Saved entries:
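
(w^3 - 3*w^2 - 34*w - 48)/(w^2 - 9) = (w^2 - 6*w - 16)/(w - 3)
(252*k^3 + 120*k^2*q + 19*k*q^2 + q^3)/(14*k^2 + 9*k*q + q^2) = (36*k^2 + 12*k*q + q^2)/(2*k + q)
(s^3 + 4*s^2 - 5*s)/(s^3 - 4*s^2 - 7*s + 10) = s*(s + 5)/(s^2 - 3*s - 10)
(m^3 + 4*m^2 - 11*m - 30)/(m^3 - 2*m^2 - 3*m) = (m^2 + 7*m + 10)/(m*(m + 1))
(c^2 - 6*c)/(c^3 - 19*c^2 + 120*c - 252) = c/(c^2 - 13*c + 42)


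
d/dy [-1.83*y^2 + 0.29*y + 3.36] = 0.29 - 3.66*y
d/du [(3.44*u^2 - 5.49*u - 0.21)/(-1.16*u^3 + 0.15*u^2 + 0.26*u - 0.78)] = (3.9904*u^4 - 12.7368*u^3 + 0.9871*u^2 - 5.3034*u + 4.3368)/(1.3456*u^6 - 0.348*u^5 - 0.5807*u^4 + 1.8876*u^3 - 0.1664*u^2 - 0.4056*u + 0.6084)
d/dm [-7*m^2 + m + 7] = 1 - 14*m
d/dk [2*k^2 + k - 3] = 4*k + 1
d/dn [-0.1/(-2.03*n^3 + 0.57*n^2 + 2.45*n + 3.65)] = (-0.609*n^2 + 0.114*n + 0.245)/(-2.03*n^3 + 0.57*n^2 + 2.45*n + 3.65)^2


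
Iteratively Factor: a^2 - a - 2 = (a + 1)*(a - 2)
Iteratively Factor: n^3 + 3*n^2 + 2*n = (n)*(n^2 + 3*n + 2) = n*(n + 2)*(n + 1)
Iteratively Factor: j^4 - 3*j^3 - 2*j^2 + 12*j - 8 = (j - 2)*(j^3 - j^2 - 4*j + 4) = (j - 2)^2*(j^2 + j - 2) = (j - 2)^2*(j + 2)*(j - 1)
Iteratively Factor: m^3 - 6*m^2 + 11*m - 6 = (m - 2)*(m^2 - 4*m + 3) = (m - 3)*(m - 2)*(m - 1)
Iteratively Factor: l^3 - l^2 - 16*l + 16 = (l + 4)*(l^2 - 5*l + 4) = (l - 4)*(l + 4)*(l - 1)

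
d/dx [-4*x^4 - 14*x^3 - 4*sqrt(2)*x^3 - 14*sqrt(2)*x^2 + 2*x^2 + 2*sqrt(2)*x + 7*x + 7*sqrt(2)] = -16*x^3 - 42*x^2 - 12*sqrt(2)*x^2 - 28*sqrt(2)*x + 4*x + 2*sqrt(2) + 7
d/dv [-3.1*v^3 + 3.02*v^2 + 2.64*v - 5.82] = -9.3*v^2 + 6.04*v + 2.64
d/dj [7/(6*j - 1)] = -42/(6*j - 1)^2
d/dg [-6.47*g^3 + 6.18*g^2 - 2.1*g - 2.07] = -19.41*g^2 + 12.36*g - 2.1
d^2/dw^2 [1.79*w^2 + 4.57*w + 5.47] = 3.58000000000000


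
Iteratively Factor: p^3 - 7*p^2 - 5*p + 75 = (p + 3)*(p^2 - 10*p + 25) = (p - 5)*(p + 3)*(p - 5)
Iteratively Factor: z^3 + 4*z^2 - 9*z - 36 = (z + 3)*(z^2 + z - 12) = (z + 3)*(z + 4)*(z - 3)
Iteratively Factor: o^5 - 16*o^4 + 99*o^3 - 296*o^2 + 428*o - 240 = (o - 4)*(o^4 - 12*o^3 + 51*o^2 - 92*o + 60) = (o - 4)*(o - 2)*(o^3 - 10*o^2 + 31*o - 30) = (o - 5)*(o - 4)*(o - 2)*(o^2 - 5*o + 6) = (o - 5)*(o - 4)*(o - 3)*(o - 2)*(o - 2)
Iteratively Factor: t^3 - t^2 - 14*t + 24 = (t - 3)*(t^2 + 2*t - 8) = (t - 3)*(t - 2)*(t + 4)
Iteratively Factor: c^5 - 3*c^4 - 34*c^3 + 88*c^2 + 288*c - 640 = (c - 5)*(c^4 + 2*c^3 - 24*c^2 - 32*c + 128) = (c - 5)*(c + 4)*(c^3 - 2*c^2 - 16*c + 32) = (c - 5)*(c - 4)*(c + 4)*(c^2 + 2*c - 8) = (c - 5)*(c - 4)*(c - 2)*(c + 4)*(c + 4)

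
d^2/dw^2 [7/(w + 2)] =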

-- THE PROBLEM --
Take the entries above and return only the lines from the one with "d/du [(3.44*u^2 - 5.49*u" to the one with "Iteratively Factor: a^2", both included, unchanged.

-- RESULT FOR THIS EXERCISE --
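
d/du [(3.44*u^2 - 5.49*u - 0.21)/(-1.16*u^3 + 0.15*u^2 + 0.26*u - 0.78)] = (3.9904*u^4 - 12.7368*u^3 + 0.9871*u^2 - 5.3034*u + 4.3368)/(1.3456*u^6 - 0.348*u^5 - 0.5807*u^4 + 1.8876*u^3 - 0.1664*u^2 - 0.4056*u + 0.6084)
d/dm [-7*m^2 + m + 7] = 1 - 14*m
d/dk [2*k^2 + k - 3] = 4*k + 1
d/dn [-0.1/(-2.03*n^3 + 0.57*n^2 + 2.45*n + 3.65)] = (-0.609*n^2 + 0.114*n + 0.245)/(-2.03*n^3 + 0.57*n^2 + 2.45*n + 3.65)^2


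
Iteratively Factor: a^2 - a - 2 = (a + 1)*(a - 2)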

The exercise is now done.